# Activity
Using the records below, output the stretch that opens with the line containing "Find the market" and closes with the line containing "Under the Merton", exactly and including both lines, with nothing more.

(Stored items from a collection)
_ _ _ _

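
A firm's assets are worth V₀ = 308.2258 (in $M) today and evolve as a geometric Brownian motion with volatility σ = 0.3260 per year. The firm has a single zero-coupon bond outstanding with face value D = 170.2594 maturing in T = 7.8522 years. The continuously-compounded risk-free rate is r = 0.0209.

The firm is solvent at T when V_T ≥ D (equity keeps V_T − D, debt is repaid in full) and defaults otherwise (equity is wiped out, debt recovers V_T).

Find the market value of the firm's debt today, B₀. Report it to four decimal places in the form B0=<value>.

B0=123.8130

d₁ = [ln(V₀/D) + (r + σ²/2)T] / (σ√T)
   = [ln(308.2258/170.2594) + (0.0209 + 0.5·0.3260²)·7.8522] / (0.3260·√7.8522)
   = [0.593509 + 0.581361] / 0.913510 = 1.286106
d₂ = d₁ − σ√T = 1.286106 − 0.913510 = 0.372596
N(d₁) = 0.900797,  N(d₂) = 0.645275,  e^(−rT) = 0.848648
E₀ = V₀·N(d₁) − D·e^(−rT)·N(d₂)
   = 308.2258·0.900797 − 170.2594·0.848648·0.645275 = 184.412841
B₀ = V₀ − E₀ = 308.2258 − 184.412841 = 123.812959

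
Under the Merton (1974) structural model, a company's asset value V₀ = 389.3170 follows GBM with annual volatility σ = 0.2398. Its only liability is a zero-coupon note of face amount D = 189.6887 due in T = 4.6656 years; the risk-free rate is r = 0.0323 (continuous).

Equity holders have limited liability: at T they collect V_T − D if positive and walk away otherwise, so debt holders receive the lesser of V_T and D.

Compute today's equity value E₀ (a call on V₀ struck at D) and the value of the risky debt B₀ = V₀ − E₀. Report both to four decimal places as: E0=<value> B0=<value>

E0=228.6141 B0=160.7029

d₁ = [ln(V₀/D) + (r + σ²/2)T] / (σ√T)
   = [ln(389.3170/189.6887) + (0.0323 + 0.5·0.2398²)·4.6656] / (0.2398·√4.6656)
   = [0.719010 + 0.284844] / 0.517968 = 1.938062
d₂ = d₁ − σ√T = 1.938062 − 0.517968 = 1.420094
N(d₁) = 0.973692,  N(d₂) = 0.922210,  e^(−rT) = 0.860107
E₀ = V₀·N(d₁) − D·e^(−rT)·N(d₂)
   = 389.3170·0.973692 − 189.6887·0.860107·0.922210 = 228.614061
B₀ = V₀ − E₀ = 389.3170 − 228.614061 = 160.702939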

_ _ _ _

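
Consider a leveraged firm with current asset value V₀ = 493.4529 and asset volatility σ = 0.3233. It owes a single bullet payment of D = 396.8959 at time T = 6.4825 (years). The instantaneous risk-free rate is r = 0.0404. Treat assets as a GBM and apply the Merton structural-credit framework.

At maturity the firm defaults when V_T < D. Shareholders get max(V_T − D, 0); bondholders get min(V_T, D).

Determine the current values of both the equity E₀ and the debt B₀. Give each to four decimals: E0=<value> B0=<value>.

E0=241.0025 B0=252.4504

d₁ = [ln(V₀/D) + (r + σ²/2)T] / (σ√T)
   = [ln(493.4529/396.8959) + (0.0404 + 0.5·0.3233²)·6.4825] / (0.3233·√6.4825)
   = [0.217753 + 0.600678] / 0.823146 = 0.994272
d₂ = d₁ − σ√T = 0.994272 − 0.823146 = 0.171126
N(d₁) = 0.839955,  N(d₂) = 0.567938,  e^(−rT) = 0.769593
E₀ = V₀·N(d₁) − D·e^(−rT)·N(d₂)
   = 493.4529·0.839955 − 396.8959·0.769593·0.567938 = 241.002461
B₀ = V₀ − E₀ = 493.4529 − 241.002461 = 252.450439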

_ _ _ _

# Completed task
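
Find the market value of the firm's debt today, B₀. Report it to four decimal places in the form B0=<value>.

B0=123.8130

d₁ = [ln(V₀/D) + (r + σ²/2)T] / (σ√T)
   = [ln(308.2258/170.2594) + (0.0209 + 0.5·0.3260²)·7.8522] / (0.3260·√7.8522)
   = [0.593509 + 0.581361] / 0.913510 = 1.286106
d₂ = d₁ − σ√T = 1.286106 − 0.913510 = 0.372596
N(d₁) = 0.900797,  N(d₂) = 0.645275,  e^(−rT) = 0.848648
E₀ = V₀·N(d₁) − D·e^(−rT)·N(d₂)
   = 308.2258·0.900797 − 170.2594·0.848648·0.645275 = 184.412841
B₀ = V₀ − E₀ = 308.2258 − 184.412841 = 123.812959

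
Under the Merton (1974) structural model, a company's asset value V₀ = 389.3170 follows GBM with annual volatility σ = 0.2398. Its only liability is a zero-coupon note of face amount D = 189.6887 due in T = 4.6656 years; the risk-free rate is r = 0.0323 (continuous).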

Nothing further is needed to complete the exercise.